[Collected data entries]
== == ==
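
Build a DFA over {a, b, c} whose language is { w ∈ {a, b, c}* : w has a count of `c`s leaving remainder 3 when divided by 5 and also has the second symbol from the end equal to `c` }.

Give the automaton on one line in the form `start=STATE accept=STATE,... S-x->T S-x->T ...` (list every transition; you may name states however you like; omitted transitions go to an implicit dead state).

Build one automaton per condition and run them in lockstep. One (5 states) tracks the count of `c`s modulo 5; the other (13 states) tracks the last 2 symbols read. Each combined state is a pair, one component from each; accept when both components accept. Minimizing collapses redundant product states.
A 9-state machine:
        a   b   c  
>  S0   S0  S0  S1 
   S1   S1  S1  S2 
   S2   S3  S3  S4 
   S3   S3  S3  S5 
 * S4   S6  S6  S7 
   S5   S6  S6  S7 
 * S6   S8  S8  S7 
   S7   S7  S7  S0 
   S8   S8  S8  S7 
(> = start, * = accepting)

start=S0 accept=S4,S6 S0-a->S0 S0-b->S0 S0-c->S1 S1-a->S1 S1-b->S1 S1-c->S2 S2-a->S3 S2-b->S3 S2-c->S4 S3-a->S3 S3-b->S3 S3-c->S5 S4-a->S6 S4-b->S6 S4-c->S7 S5-a->S6 S5-b->S6 S5-c->S7 S6-a->S8 S6-b->S8 S6-c->S7 S7-a->S7 S7-b->S7 S7-c->S0 S8-a->S8 S8-b->S8 S8-c->S7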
== == ==
Goal of the exercise: The entries above are to be copied word for word.

Task answer:
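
Build a DFA over {a, b, c} whose language is { w ∈ {a, b, c}* : w has a count of `c`s leaving remainder 3 when divided by 5 and also has the second symbol from the end equal to `c` }.

Give the automaton on one line in the form `start=STATE accept=STATE,... S-x->T S-x->T ...` (list every transition; you may name states however you like; omitted transitions go to an implicit dead state).

Build one automaton per condition and run them in lockstep. One (5 states) tracks the count of `c`s modulo 5; the other (13 states) tracks the last 2 symbols read. Each combined state is a pair, one component from each; accept when both components accept. Minimizing collapses redundant product states.
A 9-state machine:
        a   b   c  
>  S0   S0  S0  S1 
   S1   S1  S1  S2 
   S2   S3  S3  S4 
   S3   S3  S3  S5 
 * S4   S6  S6  S7 
   S5   S6  S6  S7 
 * S6   S8  S8  S7 
   S7   S7  S7  S0 
   S8   S8  S8  S7 
(> = start, * = accepting)

start=S0 accept=S4,S6 S0-a->S0 S0-b->S0 S0-c->S1 S1-a->S1 S1-b->S1 S1-c->S2 S2-a->S3 S2-b->S3 S2-c->S4 S3-a->S3 S3-b->S3 S3-c->S5 S4-a->S6 S4-b->S6 S4-c->S7 S5-a->S6 S5-b->S6 S5-c->S7 S6-a->S8 S6-b->S8 S6-c->S7 S7-a->S7 S7-b->S7 S7-c->S0 S8-a->S8 S8-b->S8 S8-c->S7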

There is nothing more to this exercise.